- _Entries supplied_:
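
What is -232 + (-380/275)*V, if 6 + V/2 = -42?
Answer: -5464/55 ≈ -99.345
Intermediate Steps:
V = -96 (V = -12 + 2*(-42) = -12 - 84 = -96)
-232 + (-380/275)*V = -232 - 380/275*(-96) = -232 - 380*1/275*(-96) = -232 - 76/55*(-96) = -232 + 7296/55 = -5464/55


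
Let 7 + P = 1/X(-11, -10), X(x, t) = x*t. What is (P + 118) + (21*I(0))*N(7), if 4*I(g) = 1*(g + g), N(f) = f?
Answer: 12211/110 ≈ 111.01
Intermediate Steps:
X(x, t) = t*x
I(g) = g/2 (I(g) = (1*(g + g))/4 = (1*(2*g))/4 = (2*g)/4 = g/2)
P = -769/110 (P = -7 + 1/(-10*(-11)) = -7 + 1/110 = -769/110 ≈ -6.9909)
(P + 118) + (21*I(0))*N(7) = (-769/110 + 118) + (21*((1/2)*0))*7 = 12211/110 + (21*0)*7 = 12211/110 + 0*7 = 12211/110 + 0 = 12211/110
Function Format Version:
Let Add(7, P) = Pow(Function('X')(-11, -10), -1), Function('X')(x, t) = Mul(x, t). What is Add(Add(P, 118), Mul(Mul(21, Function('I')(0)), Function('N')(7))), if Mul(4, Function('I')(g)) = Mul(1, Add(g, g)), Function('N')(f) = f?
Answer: Rational(12211, 110) ≈ 111.01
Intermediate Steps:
Function('X')(x, t) = Mul(t, x)
Function('I')(g) = Mul(Rational(1, 2), g) (Function('I')(g) = Mul(Rational(1, 4), Mul(1, Add(g, g))) = Mul(Rational(1, 4), Mul(1, Mul(2, g))) = Mul(Rational(1, 4), Mul(2, g)) = Mul(Rational(1, 2), g))
P = Rational(-769, 110) (P = Add(-7, Pow(Mul(-10, -11), -1)) = Add(-7, Pow(110, -1)) = Add(-7, Rational(1, 110)) = Rational(-769, 110) ≈ -6.9909)
Add(Add(P, 118), Mul(Mul(21, Function('I')(0)), Function('N')(7))) = Add(Add(Rational(-769, 110), 118), Mul(Mul(21, Mul(Rational(1, 2), 0)), 7)) = Add(Rational(12211, 110), Mul(Mul(21, 0), 7)) = Add(Rational(12211, 110), Mul(0, 7)) = Add(Rational(12211, 110), 0) = Rational(12211, 110)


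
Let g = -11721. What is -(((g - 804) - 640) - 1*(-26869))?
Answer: -13704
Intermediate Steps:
-(((g - 804) - 640) - 1*(-26869)) = -(((-11721 - 804) - 640) - 1*(-26869)) = -((-12525 - 640) + 26869) = -(-13165 + 26869) = -1*13704 = -13704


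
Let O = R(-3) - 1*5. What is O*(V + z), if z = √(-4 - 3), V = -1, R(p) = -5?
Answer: 10 - 10*I*√7 ≈ 10.0 - 26.458*I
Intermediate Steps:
z = I*√7 (z = √(-7) = I*√7 ≈ 2.6458*I)
O = -10 (O = -5 - 1*5 = -5 - 5 = -10)
O*(V + z) = -10*(-1 + I*√7) = 10 - 10*I*√7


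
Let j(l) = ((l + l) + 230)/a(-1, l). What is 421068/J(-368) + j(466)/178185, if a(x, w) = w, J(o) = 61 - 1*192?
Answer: -2497360613147/776962965 ≈ -3214.3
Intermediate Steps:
J(o) = -131 (J(o) = 61 - 192 = -131)
j(l) = (230 + 2*l)/l (j(l) = ((l + l) + 230)/l = (2*l + 230)/l = (230 + 2*l)/l)
421068/J(-368) + j(466)/178185 = 421068/(-131) + (2 + 230/466)/178185 = 421068*(-1/131) + (2 + 230*(1/466))*(1/178185) = -421068/131 + (2 + 115/233)*(1/178185) = -421068/131 + (581/233)*(1/178185) = -421068/131 + 83/5931015 = -2497360613147/776962965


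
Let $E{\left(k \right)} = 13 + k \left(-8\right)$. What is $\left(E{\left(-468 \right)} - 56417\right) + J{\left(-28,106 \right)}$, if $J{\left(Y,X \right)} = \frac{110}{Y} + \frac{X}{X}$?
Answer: $- \frac{737281}{14} \approx -52663.0$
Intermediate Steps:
$J{\left(Y,X \right)} = 1 + \frac{110}{Y}$ ($J{\left(Y,X \right)} = \frac{110}{Y} + 1 = 1 + \frac{110}{Y}$)
$E{\left(k \right)} = 13 - 8 k$
$\left(E{\left(-468 \right)} - 56417\right) + J{\left(-28,106 \right)} = \left(\left(13 - -3744\right) - 56417\right) + \frac{110 - 28}{-28} = \left(\left(13 + 3744\right) - 56417\right) - \frac{41}{14} = \left(3757 - 56417\right) - \frac{41}{14} = -52660 - \frac{41}{14} = - \frac{737281}{14}$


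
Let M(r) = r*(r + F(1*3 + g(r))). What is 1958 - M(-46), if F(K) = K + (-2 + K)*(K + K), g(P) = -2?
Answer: -204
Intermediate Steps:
F(K) = K + 2*K*(-2 + K) (F(K) = K + (-2 + K)*(2*K) = K + 2*K*(-2 + K))
M(r) = r*(-1 + r) (M(r) = r*(r + (1*3 - 2)*(-3 + 2*(1*3 - 2))) = r*(r + (3 - 2)*(-3 + 2*(3 - 2))) = r*(r + 1*(-3 + 2*1)) = r*(r + 1*(-3 + 2)) = r*(r + 1*(-1)) = r*(r - 1) = r*(-1 + r))
1958 - M(-46) = 1958 - (-46)*(-1 - 46) = 1958 - (-46)*(-47) = 1958 - 1*2162 = 1958 - 2162 = -204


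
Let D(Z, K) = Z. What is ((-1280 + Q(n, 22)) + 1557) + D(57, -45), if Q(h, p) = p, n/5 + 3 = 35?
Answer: 356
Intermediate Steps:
n = 160 (n = -15 + 5*35 = -15 + 175 = 160)
((-1280 + Q(n, 22)) + 1557) + D(57, -45) = ((-1280 + 22) + 1557) + 57 = (-1258 + 1557) + 57 = 299 + 57 = 356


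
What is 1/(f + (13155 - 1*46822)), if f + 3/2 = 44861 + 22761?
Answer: 2/67907 ≈ 2.9452e-5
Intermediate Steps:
f = 135241/2 (f = -3/2 + (44861 + 22761) = -3/2 + 67622 = 135241/2 ≈ 67621.)
1/(f + (13155 - 1*46822)) = 1/(135241/2 + (13155 - 1*46822)) = 1/(135241/2 + (13155 - 46822)) = 1/(135241/2 - 33667) = 1/(67907/2) = 2/67907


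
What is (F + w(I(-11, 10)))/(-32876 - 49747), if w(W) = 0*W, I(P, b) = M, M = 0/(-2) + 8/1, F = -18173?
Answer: 18173/82623 ≈ 0.21995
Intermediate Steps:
M = 8 (M = 0*(-½) + 8*1 = 0 + 8 = 8)
I(P, b) = 8
w(W) = 0
(F + w(I(-11, 10)))/(-32876 - 49747) = (-18173 + 0)/(-32876 - 49747) = -18173/(-82623) = -18173*(-1/82623) = 18173/82623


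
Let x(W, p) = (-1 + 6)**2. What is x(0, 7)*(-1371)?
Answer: -34275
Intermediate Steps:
x(W, p) = 25 (x(W, p) = 5**2 = 25)
x(0, 7)*(-1371) = 25*(-1371) = -34275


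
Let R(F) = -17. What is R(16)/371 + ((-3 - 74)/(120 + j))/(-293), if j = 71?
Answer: -922804/20762273 ≈ -0.044446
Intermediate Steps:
R(16)/371 + ((-3 - 74)/(120 + j))/(-293) = -17/371 + ((-3 - 74)/(120 + 71))/(-293) = -17*1/371 - 77/191*(-1/293) = -17/371 - 77*1/191*(-1/293) = -17/371 - 77/191*(-1/293) = -17/371 + 77/55963 = -922804/20762273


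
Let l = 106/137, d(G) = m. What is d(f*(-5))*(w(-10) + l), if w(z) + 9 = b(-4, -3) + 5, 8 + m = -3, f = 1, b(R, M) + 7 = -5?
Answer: 22946/137 ≈ 167.49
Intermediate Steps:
b(R, M) = -12 (b(R, M) = -7 - 5 = -12)
m = -11 (m = -8 - 3 = -11)
w(z) = -16 (w(z) = -9 + (-12 + 5) = -9 - 7 = -16)
d(G) = -11
l = 106/137 (l = 106*(1/137) = 106/137 ≈ 0.77372)
d(f*(-5))*(w(-10) + l) = -11*(-16 + 106/137) = -11*(-2086/137) = 22946/137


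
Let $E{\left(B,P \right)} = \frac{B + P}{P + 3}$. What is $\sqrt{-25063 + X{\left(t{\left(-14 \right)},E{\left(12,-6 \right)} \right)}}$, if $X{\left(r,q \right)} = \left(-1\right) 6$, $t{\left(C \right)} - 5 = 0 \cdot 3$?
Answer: $i \sqrt{25069} \approx 158.33 i$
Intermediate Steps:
$E{\left(B,P \right)} = \frac{B + P}{3 + P}$
$t{\left(C \right)} = 5$ ($t{\left(C \right)} = 5 + 0 \cdot 3 = 5 + 0 = 5$)
$X{\left(r,q \right)} = -6$
$\sqrt{-25063 + X{\left(t{\left(-14 \right)},E{\left(12,-6 \right)} \right)}} = \sqrt{-25063 - 6} = \sqrt{-25069} = i \sqrt{25069}$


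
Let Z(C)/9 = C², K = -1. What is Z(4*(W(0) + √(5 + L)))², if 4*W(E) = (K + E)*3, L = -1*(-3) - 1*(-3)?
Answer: 3285441 - 719280*√11 ≈ 8.9986e+5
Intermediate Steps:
L = 6 (L = 3 + 3 = 6)
W(E) = -¾ + 3*E/4 (W(E) = ((-1 + E)*3)/4 = (-3 + 3*E)/4 = -¾ + 3*E/4)
Z(C) = 9*C²
Z(4*(W(0) + √(5 + L)))² = (9*(4*((-¾ + (¾)*0) + √(5 + 6)))²)² = (9*(4*((-¾ + 0) + √11))²)² = (9*(4*(-¾ + √11))²)² = (9*(-3 + 4*√11)²)² = 81*(-3 + 4*√11)⁴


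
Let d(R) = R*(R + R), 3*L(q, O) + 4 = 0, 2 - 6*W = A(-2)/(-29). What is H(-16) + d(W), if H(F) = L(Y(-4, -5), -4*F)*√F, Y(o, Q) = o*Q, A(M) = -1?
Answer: 361/1682 - 16*I/3 ≈ 0.21463 - 5.3333*I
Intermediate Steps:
Y(o, Q) = Q*o
W = 19/58 (W = ⅓ - (-1)/(6*(-29)) = ⅓ - (-1)*(-1)/(6*29) = ⅓ - ⅙*1/29 = ⅓ - 1/174 = 19/58 ≈ 0.32759)
L(q, O) = -4/3 (L(q, O) = -4/3 + (⅓)*0 = -4/3 + 0 = -4/3)
d(R) = 2*R² (d(R) = R*(2*R) = 2*R²)
H(F) = -4*√F/3
H(-16) + d(W) = -16*I/3 + 2*(19/58)² = -16*I/3 + 2*(361/3364) = -16*I/3 + 361/1682 = 361/1682 - 16*I/3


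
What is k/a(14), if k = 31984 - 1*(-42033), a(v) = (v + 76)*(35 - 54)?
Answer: -74017/1710 ≈ -43.285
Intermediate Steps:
a(v) = -1444 - 19*v (a(v) = (76 + v)*(-19) = -1444 - 19*v)
k = 74017 (k = 31984 + 42033 = 74017)
k/a(14) = 74017/(-1444 - 19*14) = 74017/(-1444 - 266) = 74017/(-1710) = 74017*(-1/1710) = -74017/1710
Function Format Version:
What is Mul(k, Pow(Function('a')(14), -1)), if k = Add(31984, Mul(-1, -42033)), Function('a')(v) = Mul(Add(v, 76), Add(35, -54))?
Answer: Rational(-74017, 1710) ≈ -43.285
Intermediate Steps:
Function('a')(v) = Add(-1444, Mul(-19, v)) (Function('a')(v) = Mul(Add(76, v), -19) = Add(-1444, Mul(-19, v)))
k = 74017 (k = Add(31984, 42033) = 74017)
Mul(k, Pow(Function('a')(14), -1)) = Mul(74017, Pow(Add(-1444, Mul(-19, 14)), -1)) = Mul(74017, Pow(Add(-1444, -266), -1)) = Mul(74017, Pow(-1710, -1)) = Mul(74017, Rational(-1, 1710)) = Rational(-74017, 1710)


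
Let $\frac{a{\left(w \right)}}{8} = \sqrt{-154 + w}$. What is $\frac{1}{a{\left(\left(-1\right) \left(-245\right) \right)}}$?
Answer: $\frac{\sqrt{91}}{728} \approx 0.013104$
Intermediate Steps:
$a{\left(w \right)} = 8 \sqrt{-154 + w}$
$\frac{1}{a{\left(\left(-1\right) \left(-245\right) \right)}} = \frac{1}{8 \sqrt{-154 - -245}} = \frac{1}{8 \sqrt{-154 + 245}} = \frac{1}{8 \sqrt{91}} = \frac{\sqrt{91}}{728}$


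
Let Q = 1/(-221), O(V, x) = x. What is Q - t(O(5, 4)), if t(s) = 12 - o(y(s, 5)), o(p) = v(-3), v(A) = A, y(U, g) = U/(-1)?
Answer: -3316/221 ≈ -15.005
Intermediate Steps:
y(U, g) = -U (y(U, g) = U*(-1) = -U)
o(p) = -3
Q = -1/221 ≈ -0.0045249
t(s) = 15 (t(s) = 12 - 1*(-3) = 12 + 3 = 15)
Q - t(O(5, 4)) = -1/221 - 1*15 = -1/221 - 15 = -3316/221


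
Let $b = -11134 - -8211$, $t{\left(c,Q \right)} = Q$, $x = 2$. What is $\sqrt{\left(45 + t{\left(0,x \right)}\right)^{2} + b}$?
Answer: $i \sqrt{714} \approx 26.721 i$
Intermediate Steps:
$b = -2923$ ($b = -11134 + 8211 = -2923$)
$\sqrt{\left(45 + t{\left(0,x \right)}\right)^{2} + b} = \sqrt{\left(45 + 2\right)^{2} - 2923} = \sqrt{47^{2} - 2923} = \sqrt{2209 - 2923} = \sqrt{-714} = i \sqrt{714}$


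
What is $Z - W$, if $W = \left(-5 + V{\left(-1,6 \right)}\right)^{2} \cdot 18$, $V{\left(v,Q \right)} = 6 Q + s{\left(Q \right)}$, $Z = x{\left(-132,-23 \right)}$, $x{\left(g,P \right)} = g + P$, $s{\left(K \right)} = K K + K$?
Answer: $-96077$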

- _Work to complete_: The reply should hold only the lines from the beginning of the listing above through the line with "Answer: 12211/110 ≈ 111.01", each one written exactly as it appears.

- _Answer to this problem_:
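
What is -232 + (-380/275)*V, if 6 + V/2 = -42?
Answer: -5464/55 ≈ -99.345
Intermediate Steps:
V = -96 (V = -12 + 2*(-42) = -12 - 84 = -96)
-232 + (-380/275)*V = -232 - 380/275*(-96) = -232 - 380*1/275*(-96) = -232 - 76/55*(-96) = -232 + 7296/55 = -5464/55


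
Let 7 + P = 1/X(-11, -10), X(x, t) = x*t. What is (P + 118) + (21*I(0))*N(7), if 4*I(g) = 1*(g + g), N(f) = f?
Answer: 12211/110 ≈ 111.01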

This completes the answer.